Collected data
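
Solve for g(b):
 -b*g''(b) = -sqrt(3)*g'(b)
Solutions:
 g(b) = C1 + C2*b^(1 + sqrt(3))


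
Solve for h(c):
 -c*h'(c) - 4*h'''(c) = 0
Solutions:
 h(c) = C1 + Integral(C2*airyai(-2^(1/3)*c/2) + C3*airybi(-2^(1/3)*c/2), c)


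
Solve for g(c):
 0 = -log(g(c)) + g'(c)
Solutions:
 li(g(c)) = C1 + c


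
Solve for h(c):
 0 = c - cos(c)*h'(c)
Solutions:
 h(c) = C1 + Integral(c/cos(c), c)


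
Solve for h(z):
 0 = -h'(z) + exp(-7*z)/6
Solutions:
 h(z) = C1 - exp(-7*z)/42


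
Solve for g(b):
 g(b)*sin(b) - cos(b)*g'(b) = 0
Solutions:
 g(b) = C1/cos(b)


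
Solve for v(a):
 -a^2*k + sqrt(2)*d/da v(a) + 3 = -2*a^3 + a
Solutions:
 v(a) = C1 - sqrt(2)*a^4/4 + sqrt(2)*a^3*k/6 + sqrt(2)*a^2/4 - 3*sqrt(2)*a/2


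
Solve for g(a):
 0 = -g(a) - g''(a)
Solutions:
 g(a) = C1*sin(a) + C2*cos(a)


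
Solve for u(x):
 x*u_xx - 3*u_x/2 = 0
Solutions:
 u(x) = C1 + C2*x^(5/2)


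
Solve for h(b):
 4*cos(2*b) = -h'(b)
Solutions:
 h(b) = C1 - 2*sin(2*b)


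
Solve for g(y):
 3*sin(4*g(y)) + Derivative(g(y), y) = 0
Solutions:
 g(y) = -acos((-C1 - exp(24*y))/(C1 - exp(24*y)))/4 + pi/2
 g(y) = acos((-C1 - exp(24*y))/(C1 - exp(24*y)))/4


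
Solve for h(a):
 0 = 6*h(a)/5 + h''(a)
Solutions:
 h(a) = C1*sin(sqrt(30)*a/5) + C2*cos(sqrt(30)*a/5)


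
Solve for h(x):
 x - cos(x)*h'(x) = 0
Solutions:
 h(x) = C1 + Integral(x/cos(x), x)


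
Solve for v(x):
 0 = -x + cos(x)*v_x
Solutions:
 v(x) = C1 + Integral(x/cos(x), x)


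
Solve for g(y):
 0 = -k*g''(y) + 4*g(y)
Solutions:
 g(y) = C1*exp(-2*y*sqrt(1/k)) + C2*exp(2*y*sqrt(1/k))


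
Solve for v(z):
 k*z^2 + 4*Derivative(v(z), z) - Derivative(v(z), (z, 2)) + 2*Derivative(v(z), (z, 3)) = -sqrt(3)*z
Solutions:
 v(z) = C1 - k*z^3/12 - k*z^2/16 + 7*k*z/32 - sqrt(3)*z^2/8 - sqrt(3)*z/16 + (C2*sin(sqrt(31)*z/4) + C3*cos(sqrt(31)*z/4))*exp(z/4)


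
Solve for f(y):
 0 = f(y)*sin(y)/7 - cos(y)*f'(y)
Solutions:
 f(y) = C1/cos(y)^(1/7)


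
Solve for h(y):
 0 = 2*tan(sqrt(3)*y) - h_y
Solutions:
 h(y) = C1 - 2*sqrt(3)*log(cos(sqrt(3)*y))/3


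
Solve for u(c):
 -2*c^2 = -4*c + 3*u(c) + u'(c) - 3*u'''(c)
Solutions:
 u(c) = C1*exp(-2^(1/3)*c*(2/(5*sqrt(29) + 27)^(1/3) + 2^(1/3)*(5*sqrt(29) + 27)^(1/3))/12)*sin(2^(1/3)*sqrt(3)*c*(-2^(1/3)*(5*sqrt(29) + 27)^(1/3) + 2/(5*sqrt(29) + 27)^(1/3))/12) + C2*exp(-2^(1/3)*c*(2/(5*sqrt(29) + 27)^(1/3) + 2^(1/3)*(5*sqrt(29) + 27)^(1/3))/12)*cos(2^(1/3)*sqrt(3)*c*(-2^(1/3)*(5*sqrt(29) + 27)^(1/3) + 2/(5*sqrt(29) + 27)^(1/3))/12) + C3*exp(2^(1/3)*c*(2/(5*sqrt(29) + 27)^(1/3) + 2^(1/3)*(5*sqrt(29) + 27)^(1/3))/6) - 2*c^2/3 + 16*c/9 - 16/27


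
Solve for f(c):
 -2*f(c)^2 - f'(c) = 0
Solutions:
 f(c) = 1/(C1 + 2*c)


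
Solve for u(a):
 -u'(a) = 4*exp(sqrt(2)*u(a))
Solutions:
 u(a) = sqrt(2)*(2*log(1/(C1 + 4*a)) - log(2))/4


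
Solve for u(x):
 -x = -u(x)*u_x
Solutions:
 u(x) = -sqrt(C1 + x^2)
 u(x) = sqrt(C1 + x^2)


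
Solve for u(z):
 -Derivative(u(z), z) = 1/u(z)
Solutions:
 u(z) = -sqrt(C1 - 2*z)
 u(z) = sqrt(C1 - 2*z)


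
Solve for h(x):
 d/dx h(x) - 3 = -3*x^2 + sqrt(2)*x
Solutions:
 h(x) = C1 - x^3 + sqrt(2)*x^2/2 + 3*x


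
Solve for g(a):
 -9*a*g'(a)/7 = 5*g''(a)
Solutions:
 g(a) = C1 + C2*erf(3*sqrt(70)*a/70)


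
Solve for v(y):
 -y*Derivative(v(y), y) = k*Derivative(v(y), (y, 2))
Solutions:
 v(y) = C1 + C2*sqrt(k)*erf(sqrt(2)*y*sqrt(1/k)/2)


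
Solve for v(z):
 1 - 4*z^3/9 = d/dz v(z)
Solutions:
 v(z) = C1 - z^4/9 + z


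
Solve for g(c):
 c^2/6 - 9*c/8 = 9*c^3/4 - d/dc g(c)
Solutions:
 g(c) = C1 + 9*c^4/16 - c^3/18 + 9*c^2/16


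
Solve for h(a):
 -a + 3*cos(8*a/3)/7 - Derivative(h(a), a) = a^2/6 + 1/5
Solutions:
 h(a) = C1 - a^3/18 - a^2/2 - a/5 + 9*sin(8*a/3)/56


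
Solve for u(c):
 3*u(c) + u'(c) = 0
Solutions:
 u(c) = C1*exp(-3*c)


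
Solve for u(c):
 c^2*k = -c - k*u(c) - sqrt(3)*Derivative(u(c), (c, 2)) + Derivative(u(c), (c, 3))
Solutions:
 u(c) = C1*exp(c*(-3^(1/3)*(-9*k/2 + sqrt((9*k + 2*sqrt(3))^2 - 12)/2 - sqrt(3))^(1/3) + sqrt(3) - 3^(2/3)/(-9*k/2 + sqrt((9*k + 2*sqrt(3))^2 - 12)/2 - sqrt(3))^(1/3))/3) + C2*exp(c*(3^(1/3)*(-9*k/2 + sqrt((9*k + 2*sqrt(3))^2 - 12)/2 - sqrt(3))^(1/3)/6 - 3^(5/6)*I*(-9*k/2 + sqrt((9*k + 2*sqrt(3))^2 - 12)/2 - sqrt(3))^(1/3)/6 + sqrt(3)/3 - 2/((-3^(1/3) + 3^(5/6)*I)*(-9*k/2 + sqrt((9*k + 2*sqrt(3))^2 - 12)/2 - sqrt(3))^(1/3)))) + C3*exp(c*(3^(1/3)*(-9*k/2 + sqrt((9*k + 2*sqrt(3))^2 - 12)/2 - sqrt(3))^(1/3)/6 + 3^(5/6)*I*(-9*k/2 + sqrt((9*k + 2*sqrt(3))^2 - 12)/2 - sqrt(3))^(1/3)/6 + sqrt(3)/3 + 2/((3^(1/3) + 3^(5/6)*I)*(-9*k/2 + sqrt((9*k + 2*sqrt(3))^2 - 12)/2 - sqrt(3))^(1/3)))) - c^2 - c/k + 2*sqrt(3)/k


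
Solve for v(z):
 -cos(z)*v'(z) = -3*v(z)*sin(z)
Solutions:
 v(z) = C1/cos(z)^3


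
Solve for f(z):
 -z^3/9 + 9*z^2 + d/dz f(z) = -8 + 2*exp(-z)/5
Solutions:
 f(z) = C1 + z^4/36 - 3*z^3 - 8*z - 2*exp(-z)/5


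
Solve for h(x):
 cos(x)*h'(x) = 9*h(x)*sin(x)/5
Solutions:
 h(x) = C1/cos(x)^(9/5)


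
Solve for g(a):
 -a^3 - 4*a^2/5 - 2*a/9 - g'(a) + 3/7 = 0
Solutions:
 g(a) = C1 - a^4/4 - 4*a^3/15 - a^2/9 + 3*a/7


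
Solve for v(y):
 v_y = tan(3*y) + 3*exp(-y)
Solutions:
 v(y) = C1 + log(tan(3*y)^2 + 1)/6 - 3*exp(-y)


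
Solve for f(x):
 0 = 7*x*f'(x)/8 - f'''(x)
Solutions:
 f(x) = C1 + Integral(C2*airyai(7^(1/3)*x/2) + C3*airybi(7^(1/3)*x/2), x)


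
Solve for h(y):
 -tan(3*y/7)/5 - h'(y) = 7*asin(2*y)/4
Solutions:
 h(y) = C1 - 7*y*asin(2*y)/4 - 7*sqrt(1 - 4*y^2)/8 + 7*log(cos(3*y/7))/15


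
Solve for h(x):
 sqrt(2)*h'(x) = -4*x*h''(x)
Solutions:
 h(x) = C1 + C2*x^(1 - sqrt(2)/4)


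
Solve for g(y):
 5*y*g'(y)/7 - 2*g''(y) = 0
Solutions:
 g(y) = C1 + C2*erfi(sqrt(35)*y/14)


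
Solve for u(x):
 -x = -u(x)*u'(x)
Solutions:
 u(x) = -sqrt(C1 + x^2)
 u(x) = sqrt(C1 + x^2)


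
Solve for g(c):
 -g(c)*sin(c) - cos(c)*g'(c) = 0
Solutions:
 g(c) = C1*cos(c)


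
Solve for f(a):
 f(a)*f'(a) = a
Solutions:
 f(a) = -sqrt(C1 + a^2)
 f(a) = sqrt(C1 + a^2)


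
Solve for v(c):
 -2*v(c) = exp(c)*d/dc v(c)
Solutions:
 v(c) = C1*exp(2*exp(-c))


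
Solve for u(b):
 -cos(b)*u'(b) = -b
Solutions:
 u(b) = C1 + Integral(b/cos(b), b)


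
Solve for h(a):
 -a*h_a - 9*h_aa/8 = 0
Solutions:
 h(a) = C1 + C2*erf(2*a/3)


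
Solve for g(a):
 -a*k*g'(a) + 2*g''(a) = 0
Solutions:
 g(a) = Piecewise((-sqrt(pi)*C1*erf(a*sqrt(-k)/2)/sqrt(-k) - C2, (k > 0) | (k < 0)), (-C1*a - C2, True))


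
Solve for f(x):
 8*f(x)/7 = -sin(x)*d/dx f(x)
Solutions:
 f(x) = C1*(cos(x) + 1)^(4/7)/(cos(x) - 1)^(4/7)


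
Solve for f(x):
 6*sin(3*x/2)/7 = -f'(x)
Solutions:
 f(x) = C1 + 4*cos(3*x/2)/7


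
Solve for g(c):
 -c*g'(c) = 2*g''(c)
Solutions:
 g(c) = C1 + C2*erf(c/2)


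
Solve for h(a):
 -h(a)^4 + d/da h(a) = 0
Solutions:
 h(a) = (-1/(C1 + 3*a))^(1/3)
 h(a) = (-1/(C1 + a))^(1/3)*(-3^(2/3) - 3*3^(1/6)*I)/6
 h(a) = (-1/(C1 + a))^(1/3)*(-3^(2/3) + 3*3^(1/6)*I)/6


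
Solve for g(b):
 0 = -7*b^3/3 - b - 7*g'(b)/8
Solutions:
 g(b) = C1 - 2*b^4/3 - 4*b^2/7


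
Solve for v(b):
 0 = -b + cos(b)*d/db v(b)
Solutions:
 v(b) = C1 + Integral(b/cos(b), b)


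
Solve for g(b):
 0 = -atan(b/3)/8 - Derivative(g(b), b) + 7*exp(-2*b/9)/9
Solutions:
 g(b) = C1 - b*atan(b/3)/8 + 3*log(b^2 + 9)/16 - 7*exp(-2*b/9)/2


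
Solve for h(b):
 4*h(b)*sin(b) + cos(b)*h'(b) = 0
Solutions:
 h(b) = C1*cos(b)^4


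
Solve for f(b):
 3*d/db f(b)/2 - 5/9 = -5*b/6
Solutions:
 f(b) = C1 - 5*b^2/18 + 10*b/27


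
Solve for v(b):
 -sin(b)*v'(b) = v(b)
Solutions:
 v(b) = C1*sqrt(cos(b) + 1)/sqrt(cos(b) - 1)


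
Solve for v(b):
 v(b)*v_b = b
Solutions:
 v(b) = -sqrt(C1 + b^2)
 v(b) = sqrt(C1 + b^2)


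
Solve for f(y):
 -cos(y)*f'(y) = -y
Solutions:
 f(y) = C1 + Integral(y/cos(y), y)


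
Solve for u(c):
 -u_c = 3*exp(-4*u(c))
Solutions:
 u(c) = log(-I*(C1 - 12*c)^(1/4))
 u(c) = log(I*(C1 - 12*c)^(1/4))
 u(c) = log(-(C1 - 12*c)^(1/4))
 u(c) = log(C1 - 12*c)/4


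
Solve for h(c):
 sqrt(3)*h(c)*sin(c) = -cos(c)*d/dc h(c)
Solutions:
 h(c) = C1*cos(c)^(sqrt(3))


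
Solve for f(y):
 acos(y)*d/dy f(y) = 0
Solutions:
 f(y) = C1


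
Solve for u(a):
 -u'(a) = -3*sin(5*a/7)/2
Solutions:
 u(a) = C1 - 21*cos(5*a/7)/10


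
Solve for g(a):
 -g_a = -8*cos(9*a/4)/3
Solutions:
 g(a) = C1 + 32*sin(9*a/4)/27


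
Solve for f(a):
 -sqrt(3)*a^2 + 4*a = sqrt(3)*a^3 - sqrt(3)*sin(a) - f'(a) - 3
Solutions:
 f(a) = C1 + sqrt(3)*a^4/4 + sqrt(3)*a^3/3 - 2*a^2 - 3*a + sqrt(3)*cos(a)


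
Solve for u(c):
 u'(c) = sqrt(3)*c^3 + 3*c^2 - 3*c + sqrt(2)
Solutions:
 u(c) = C1 + sqrt(3)*c^4/4 + c^3 - 3*c^2/2 + sqrt(2)*c


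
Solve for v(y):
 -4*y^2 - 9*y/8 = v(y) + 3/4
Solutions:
 v(y) = -4*y^2 - 9*y/8 - 3/4


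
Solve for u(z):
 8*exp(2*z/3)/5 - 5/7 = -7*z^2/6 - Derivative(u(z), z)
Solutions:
 u(z) = C1 - 7*z^3/18 + 5*z/7 - 12*exp(2*z/3)/5


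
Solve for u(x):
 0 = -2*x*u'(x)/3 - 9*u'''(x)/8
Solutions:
 u(x) = C1 + Integral(C2*airyai(-2*2^(1/3)*x/3) + C3*airybi(-2*2^(1/3)*x/3), x)


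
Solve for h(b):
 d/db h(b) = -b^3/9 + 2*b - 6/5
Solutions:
 h(b) = C1 - b^4/36 + b^2 - 6*b/5


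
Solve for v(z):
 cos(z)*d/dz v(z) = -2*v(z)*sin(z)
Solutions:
 v(z) = C1*cos(z)^2


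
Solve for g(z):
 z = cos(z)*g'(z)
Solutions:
 g(z) = C1 + Integral(z/cos(z), z)


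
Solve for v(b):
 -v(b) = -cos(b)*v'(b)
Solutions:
 v(b) = C1*sqrt(sin(b) + 1)/sqrt(sin(b) - 1)


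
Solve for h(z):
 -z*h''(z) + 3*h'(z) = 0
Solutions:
 h(z) = C1 + C2*z^4


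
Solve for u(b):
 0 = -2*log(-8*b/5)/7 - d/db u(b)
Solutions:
 u(b) = C1 - 2*b*log(-b)/7 + 2*b*(-3*log(2) + 1 + log(5))/7


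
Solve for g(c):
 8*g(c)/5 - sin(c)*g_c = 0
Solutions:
 g(c) = C1*(cos(c) - 1)^(4/5)/(cos(c) + 1)^(4/5)


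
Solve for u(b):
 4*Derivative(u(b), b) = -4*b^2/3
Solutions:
 u(b) = C1 - b^3/9


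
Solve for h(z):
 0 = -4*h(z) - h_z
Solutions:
 h(z) = C1*exp(-4*z)


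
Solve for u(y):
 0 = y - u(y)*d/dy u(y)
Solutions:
 u(y) = -sqrt(C1 + y^2)
 u(y) = sqrt(C1 + y^2)


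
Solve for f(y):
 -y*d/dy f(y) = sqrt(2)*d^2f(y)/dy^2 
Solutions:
 f(y) = C1 + C2*erf(2^(1/4)*y/2)


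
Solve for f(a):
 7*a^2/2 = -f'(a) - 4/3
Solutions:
 f(a) = C1 - 7*a^3/6 - 4*a/3


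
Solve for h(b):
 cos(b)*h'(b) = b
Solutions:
 h(b) = C1 + Integral(b/cos(b), b)


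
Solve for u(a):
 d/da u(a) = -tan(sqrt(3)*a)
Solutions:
 u(a) = C1 + sqrt(3)*log(cos(sqrt(3)*a))/3


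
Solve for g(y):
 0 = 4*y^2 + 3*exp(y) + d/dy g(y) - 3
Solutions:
 g(y) = C1 - 4*y^3/3 + 3*y - 3*exp(y)


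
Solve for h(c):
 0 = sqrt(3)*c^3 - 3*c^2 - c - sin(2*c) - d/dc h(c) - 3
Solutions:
 h(c) = C1 + sqrt(3)*c^4/4 - c^3 - c^2/2 - 3*c + cos(2*c)/2


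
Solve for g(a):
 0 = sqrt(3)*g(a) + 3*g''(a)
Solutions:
 g(a) = C1*sin(3^(3/4)*a/3) + C2*cos(3^(3/4)*a/3)


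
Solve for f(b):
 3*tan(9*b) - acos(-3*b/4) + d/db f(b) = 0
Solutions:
 f(b) = C1 + b*acos(-3*b/4) + sqrt(16 - 9*b^2)/3 + log(cos(9*b))/3


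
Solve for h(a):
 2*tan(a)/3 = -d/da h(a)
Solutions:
 h(a) = C1 + 2*log(cos(a))/3


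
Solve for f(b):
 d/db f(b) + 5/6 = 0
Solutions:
 f(b) = C1 - 5*b/6


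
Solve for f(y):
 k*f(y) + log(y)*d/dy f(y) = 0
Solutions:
 f(y) = C1*exp(-k*li(y))


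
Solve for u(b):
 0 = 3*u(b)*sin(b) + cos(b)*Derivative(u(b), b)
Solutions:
 u(b) = C1*cos(b)^3


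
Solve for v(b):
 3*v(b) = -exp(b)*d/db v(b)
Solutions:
 v(b) = C1*exp(3*exp(-b))


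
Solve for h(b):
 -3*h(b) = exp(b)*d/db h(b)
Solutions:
 h(b) = C1*exp(3*exp(-b))


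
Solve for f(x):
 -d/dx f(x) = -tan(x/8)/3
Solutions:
 f(x) = C1 - 8*log(cos(x/8))/3


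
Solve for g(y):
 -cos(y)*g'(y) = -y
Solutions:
 g(y) = C1 + Integral(y/cos(y), y)


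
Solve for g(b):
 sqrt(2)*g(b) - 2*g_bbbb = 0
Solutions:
 g(b) = C1*exp(-2^(7/8)*b/2) + C2*exp(2^(7/8)*b/2) + C3*sin(2^(7/8)*b/2) + C4*cos(2^(7/8)*b/2)


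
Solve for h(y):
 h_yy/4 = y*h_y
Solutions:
 h(y) = C1 + C2*erfi(sqrt(2)*y)


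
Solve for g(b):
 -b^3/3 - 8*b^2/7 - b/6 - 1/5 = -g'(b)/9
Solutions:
 g(b) = C1 + 3*b^4/4 + 24*b^3/7 + 3*b^2/4 + 9*b/5


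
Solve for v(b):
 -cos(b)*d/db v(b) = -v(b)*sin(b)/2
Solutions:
 v(b) = C1/sqrt(cos(b))


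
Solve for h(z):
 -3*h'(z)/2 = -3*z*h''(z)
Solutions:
 h(z) = C1 + C2*z^(3/2)


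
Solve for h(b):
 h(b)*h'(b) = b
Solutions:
 h(b) = -sqrt(C1 + b^2)
 h(b) = sqrt(C1 + b^2)


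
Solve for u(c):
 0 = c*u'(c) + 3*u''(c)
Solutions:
 u(c) = C1 + C2*erf(sqrt(6)*c/6)


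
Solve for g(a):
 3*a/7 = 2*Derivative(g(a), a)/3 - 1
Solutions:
 g(a) = C1 + 9*a^2/28 + 3*a/2


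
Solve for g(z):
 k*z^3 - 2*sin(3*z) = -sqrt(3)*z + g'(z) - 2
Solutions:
 g(z) = C1 + k*z^4/4 + sqrt(3)*z^2/2 + 2*z + 2*cos(3*z)/3


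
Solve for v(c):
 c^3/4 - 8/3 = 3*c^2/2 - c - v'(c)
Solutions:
 v(c) = C1 - c^4/16 + c^3/2 - c^2/2 + 8*c/3


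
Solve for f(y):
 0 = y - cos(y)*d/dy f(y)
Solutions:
 f(y) = C1 + Integral(y/cos(y), y)


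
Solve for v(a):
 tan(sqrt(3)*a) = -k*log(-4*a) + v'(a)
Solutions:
 v(a) = C1 + a*k*(log(-a) - 1) + 2*a*k*log(2) - sqrt(3)*log(cos(sqrt(3)*a))/3


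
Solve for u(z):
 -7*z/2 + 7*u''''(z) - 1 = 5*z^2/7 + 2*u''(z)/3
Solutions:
 u(z) = C1 + C2*z + C3*exp(-sqrt(42)*z/21) + C4*exp(sqrt(42)*z/21) - 5*z^4/56 - 7*z^3/8 - 12*z^2


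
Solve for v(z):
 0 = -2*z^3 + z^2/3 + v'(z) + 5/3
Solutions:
 v(z) = C1 + z^4/2 - z^3/9 - 5*z/3


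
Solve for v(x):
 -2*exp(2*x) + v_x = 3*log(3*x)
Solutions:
 v(x) = C1 + 3*x*log(x) + 3*x*(-1 + log(3)) + exp(2*x)


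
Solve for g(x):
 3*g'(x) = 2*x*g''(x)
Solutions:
 g(x) = C1 + C2*x^(5/2)


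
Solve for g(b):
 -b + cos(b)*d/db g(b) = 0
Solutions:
 g(b) = C1 + Integral(b/cos(b), b)


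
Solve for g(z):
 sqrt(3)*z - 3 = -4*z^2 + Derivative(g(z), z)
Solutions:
 g(z) = C1 + 4*z^3/3 + sqrt(3)*z^2/2 - 3*z


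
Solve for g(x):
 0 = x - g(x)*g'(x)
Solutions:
 g(x) = -sqrt(C1 + x^2)
 g(x) = sqrt(C1 + x^2)


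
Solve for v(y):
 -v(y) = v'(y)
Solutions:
 v(y) = C1*exp(-y)


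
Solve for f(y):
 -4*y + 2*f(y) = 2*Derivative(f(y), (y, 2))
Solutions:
 f(y) = C1*exp(-y) + C2*exp(y) + 2*y


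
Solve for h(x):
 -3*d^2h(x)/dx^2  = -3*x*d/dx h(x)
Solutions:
 h(x) = C1 + C2*erfi(sqrt(2)*x/2)


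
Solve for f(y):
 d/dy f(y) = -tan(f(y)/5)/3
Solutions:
 f(y) = -5*asin(C1*exp(-y/15)) + 5*pi
 f(y) = 5*asin(C1*exp(-y/15))


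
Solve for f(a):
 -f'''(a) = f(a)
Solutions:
 f(a) = C3*exp(-a) + (C1*sin(sqrt(3)*a/2) + C2*cos(sqrt(3)*a/2))*exp(a/2)


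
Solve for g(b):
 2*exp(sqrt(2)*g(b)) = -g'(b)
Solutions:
 g(b) = sqrt(2)*(2*log(1/(C1 + 2*b)) - log(2))/4


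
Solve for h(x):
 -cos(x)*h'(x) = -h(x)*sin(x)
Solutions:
 h(x) = C1/cos(x)


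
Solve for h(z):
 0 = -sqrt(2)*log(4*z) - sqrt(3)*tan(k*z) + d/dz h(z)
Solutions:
 h(z) = C1 + sqrt(2)*z*(log(z) - 1) + 2*sqrt(2)*z*log(2) + sqrt(3)*Piecewise((-log(cos(k*z))/k, Ne(k, 0)), (0, True))


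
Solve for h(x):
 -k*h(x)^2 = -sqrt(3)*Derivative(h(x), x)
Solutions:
 h(x) = -3/(C1 + sqrt(3)*k*x)


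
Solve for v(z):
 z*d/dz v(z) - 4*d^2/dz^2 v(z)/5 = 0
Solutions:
 v(z) = C1 + C2*erfi(sqrt(10)*z/4)


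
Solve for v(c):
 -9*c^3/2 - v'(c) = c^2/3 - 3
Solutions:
 v(c) = C1 - 9*c^4/8 - c^3/9 + 3*c


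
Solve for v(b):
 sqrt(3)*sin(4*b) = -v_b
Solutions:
 v(b) = C1 + sqrt(3)*cos(4*b)/4


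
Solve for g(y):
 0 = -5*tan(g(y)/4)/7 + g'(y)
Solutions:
 g(y) = -4*asin(C1*exp(5*y/28)) + 4*pi
 g(y) = 4*asin(C1*exp(5*y/28))


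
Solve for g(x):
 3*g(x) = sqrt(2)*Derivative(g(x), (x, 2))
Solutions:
 g(x) = C1*exp(-2^(3/4)*sqrt(3)*x/2) + C2*exp(2^(3/4)*sqrt(3)*x/2)


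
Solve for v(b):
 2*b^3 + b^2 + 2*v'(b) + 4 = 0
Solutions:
 v(b) = C1 - b^4/4 - b^3/6 - 2*b


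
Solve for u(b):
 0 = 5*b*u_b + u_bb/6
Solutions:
 u(b) = C1 + C2*erf(sqrt(15)*b)


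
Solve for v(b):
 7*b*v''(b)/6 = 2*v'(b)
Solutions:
 v(b) = C1 + C2*b^(19/7)


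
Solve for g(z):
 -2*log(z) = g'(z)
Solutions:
 g(z) = C1 - 2*z*log(z) + 2*z


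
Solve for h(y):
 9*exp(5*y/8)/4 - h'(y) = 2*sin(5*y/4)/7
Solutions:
 h(y) = C1 + 18*exp(5*y/8)/5 + 8*cos(5*y/4)/35


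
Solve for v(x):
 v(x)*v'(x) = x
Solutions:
 v(x) = -sqrt(C1 + x^2)
 v(x) = sqrt(C1 + x^2)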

Exercise instructions
Among the lines above, repeat exactly those from the line with "-Derivative(u(z), z) = 1/u(z)" to the line with "c^2*k = -c - k*u(c)", counting both ends.

Response for this exercise
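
 -Derivative(u(z), z) = 1/u(z)
Solutions:
 u(z) = -sqrt(C1 - 2*z)
 u(z) = sqrt(C1 - 2*z)


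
Solve for h(x):
 d/dx h(x) - 3 = -3*x^2 + sqrt(2)*x
Solutions:
 h(x) = C1 - x^3 + sqrt(2)*x^2/2 + 3*x


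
Solve for g(a):
 -9*a*g'(a)/7 = 5*g''(a)
Solutions:
 g(a) = C1 + C2*erf(3*sqrt(70)*a/70)


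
Solve for v(y):
 -y*Derivative(v(y), y) = k*Derivative(v(y), (y, 2))
Solutions:
 v(y) = C1 + C2*sqrt(k)*erf(sqrt(2)*y*sqrt(1/k)/2)


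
Solve for v(z):
 1 - 4*z^3/9 = d/dz v(z)
Solutions:
 v(z) = C1 - z^4/9 + z


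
Solve for g(c):
 c^2/6 - 9*c/8 = 9*c^3/4 - d/dc g(c)
Solutions:
 g(c) = C1 + 9*c^4/16 - c^3/18 + 9*c^2/16


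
Solve for h(a):
 -a + 3*cos(8*a/3)/7 - Derivative(h(a), a) = a^2/6 + 1/5
Solutions:
 h(a) = C1 - a^3/18 - a^2/2 - a/5 + 9*sin(8*a/3)/56


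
Solve for u(c):
 3*u(c) + u'(c) = 0
Solutions:
 u(c) = C1*exp(-3*c)


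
Solve for u(c):
 c^2*k = -c - k*u(c) - sqrt(3)*Derivative(u(c), (c, 2)) + Derivative(u(c), (c, 3))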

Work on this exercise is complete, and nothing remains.